> **WORK REQUEST**
Below are some records; output exactly the lines from the line with "δ(s1, a, $) = (s0, VX$)" to the line with "δ(s2, c, V) = (s2, V)", both ends kept, and nothing more.

> **EXTRACTED MATERIAL**

+ + + + + + +

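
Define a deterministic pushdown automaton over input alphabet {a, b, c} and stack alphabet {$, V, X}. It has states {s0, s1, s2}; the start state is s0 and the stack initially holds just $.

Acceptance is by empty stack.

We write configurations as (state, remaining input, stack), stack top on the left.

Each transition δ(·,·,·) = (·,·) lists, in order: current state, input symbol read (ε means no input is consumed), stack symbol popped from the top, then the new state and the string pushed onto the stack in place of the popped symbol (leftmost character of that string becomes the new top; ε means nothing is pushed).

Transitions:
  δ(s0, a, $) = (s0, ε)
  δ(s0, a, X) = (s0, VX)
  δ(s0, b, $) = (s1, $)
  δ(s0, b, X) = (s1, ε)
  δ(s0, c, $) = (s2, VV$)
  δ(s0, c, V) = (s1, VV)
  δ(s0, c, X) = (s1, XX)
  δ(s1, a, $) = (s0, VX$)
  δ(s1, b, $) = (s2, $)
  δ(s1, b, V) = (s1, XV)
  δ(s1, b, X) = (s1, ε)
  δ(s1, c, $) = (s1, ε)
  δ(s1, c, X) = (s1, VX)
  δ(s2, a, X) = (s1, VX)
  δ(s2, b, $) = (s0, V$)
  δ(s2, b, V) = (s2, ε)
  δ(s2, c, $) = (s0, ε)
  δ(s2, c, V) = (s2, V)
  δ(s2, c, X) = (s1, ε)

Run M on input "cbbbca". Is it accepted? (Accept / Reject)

(s0, cbbbca, $)
  read c, top $: go to s2, push VV$ → (s2, bbbca, VV$)
  read b, top V: go to s2, push ε → (s2, bbca, V$)
  read b, top V: go to s2, push ε → (s2, bca, $)
  read b, top $: go to s0, push V$ → (s0, ca, V$)
  read c, top V: go to s1, push VV → (s1, a, VV$)
No transition applies at (s1, a, VV$); input not fully consumed.

Reject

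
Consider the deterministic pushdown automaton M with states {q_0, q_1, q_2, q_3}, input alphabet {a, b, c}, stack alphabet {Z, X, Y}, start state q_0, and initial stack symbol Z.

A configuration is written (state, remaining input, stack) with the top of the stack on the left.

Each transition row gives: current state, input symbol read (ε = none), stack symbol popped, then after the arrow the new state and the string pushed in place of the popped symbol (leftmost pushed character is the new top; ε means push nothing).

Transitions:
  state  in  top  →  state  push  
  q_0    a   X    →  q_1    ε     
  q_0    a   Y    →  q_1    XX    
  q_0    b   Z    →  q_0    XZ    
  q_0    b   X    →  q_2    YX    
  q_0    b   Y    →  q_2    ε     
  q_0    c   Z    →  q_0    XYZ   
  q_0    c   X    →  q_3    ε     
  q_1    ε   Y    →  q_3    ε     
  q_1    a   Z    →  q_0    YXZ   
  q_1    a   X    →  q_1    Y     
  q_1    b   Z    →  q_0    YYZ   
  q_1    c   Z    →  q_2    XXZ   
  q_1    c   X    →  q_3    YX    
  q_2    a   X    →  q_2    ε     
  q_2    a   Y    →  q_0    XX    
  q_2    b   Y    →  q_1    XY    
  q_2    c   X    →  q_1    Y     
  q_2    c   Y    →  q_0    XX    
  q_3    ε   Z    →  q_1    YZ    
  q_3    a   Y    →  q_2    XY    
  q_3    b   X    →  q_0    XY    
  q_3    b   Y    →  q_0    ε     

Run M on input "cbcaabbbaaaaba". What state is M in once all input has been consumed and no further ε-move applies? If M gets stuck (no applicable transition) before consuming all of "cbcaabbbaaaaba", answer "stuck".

q_0

(q_0, cbcaabbbaaaaba, Z)
  read c, top Z: go to q_0, push XYZ → (q_0, bcaabbbaaaaba, XYZ)
  read b, top X: go to q_2, push YX → (q_2, caabbbaaaaba, YXYZ)
  read c, top Y: go to q_0, push XX → (q_0, aabbbaaaaba, XXXYZ)
  read a, top X: go to q_1, push ε → (q_1, abbbaaaaba, XXYZ)
  read a, top X: go to q_1, push Y → (q_1, bbbaaaaba, YXYZ)
  ε-move, top Y: go to q_3, push ε → (q_3, bbbaaaaba, XYZ)
  read b, top X: go to q_0, push XY → (q_0, bbaaaaba, XYYZ)
  read b, top X: go to q_2, push YX → (q_2, baaaaba, YXYYZ)
  read b, top Y: go to q_1, push XY → (q_1, aaaaba, XYXYYZ)
  read a, top X: go to q_1, push Y → (q_1, aaaba, YYXYYZ)
  ε-move, top Y: go to q_3, push ε → (q_3, aaaba, YXYYZ)
  read a, top Y: go to q_2, push XY → (q_2, aaba, XYXYYZ)
  read a, top X: go to q_2, push ε → (q_2, aba, YXYYZ)
  read a, top Y: go to q_0, push XX → (q_0, ba, XXXYYZ)
  read b, top X: go to q_2, push YX → (q_2, a, YXXXYYZ)
  read a, top Y: go to q_0, push XX → (q_0, ε, XXXXXYYZ)
All input consumed; M is in state q_0.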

+ + + + + + +

> **WRITTEN RESPONSE**
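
  δ(s1, a, $) = (s0, VX$)
  δ(s1, b, $) = (s2, $)
  δ(s1, b, V) = (s1, XV)
  δ(s1, b, X) = (s1, ε)
  δ(s1, c, $) = (s1, ε)
  δ(s1, c, X) = (s1, VX)
  δ(s2, a, X) = (s1, VX)
  δ(s2, b, $) = (s0, V$)
  δ(s2, b, V) = (s2, ε)
  δ(s2, c, $) = (s0, ε)
  δ(s2, c, V) = (s2, V)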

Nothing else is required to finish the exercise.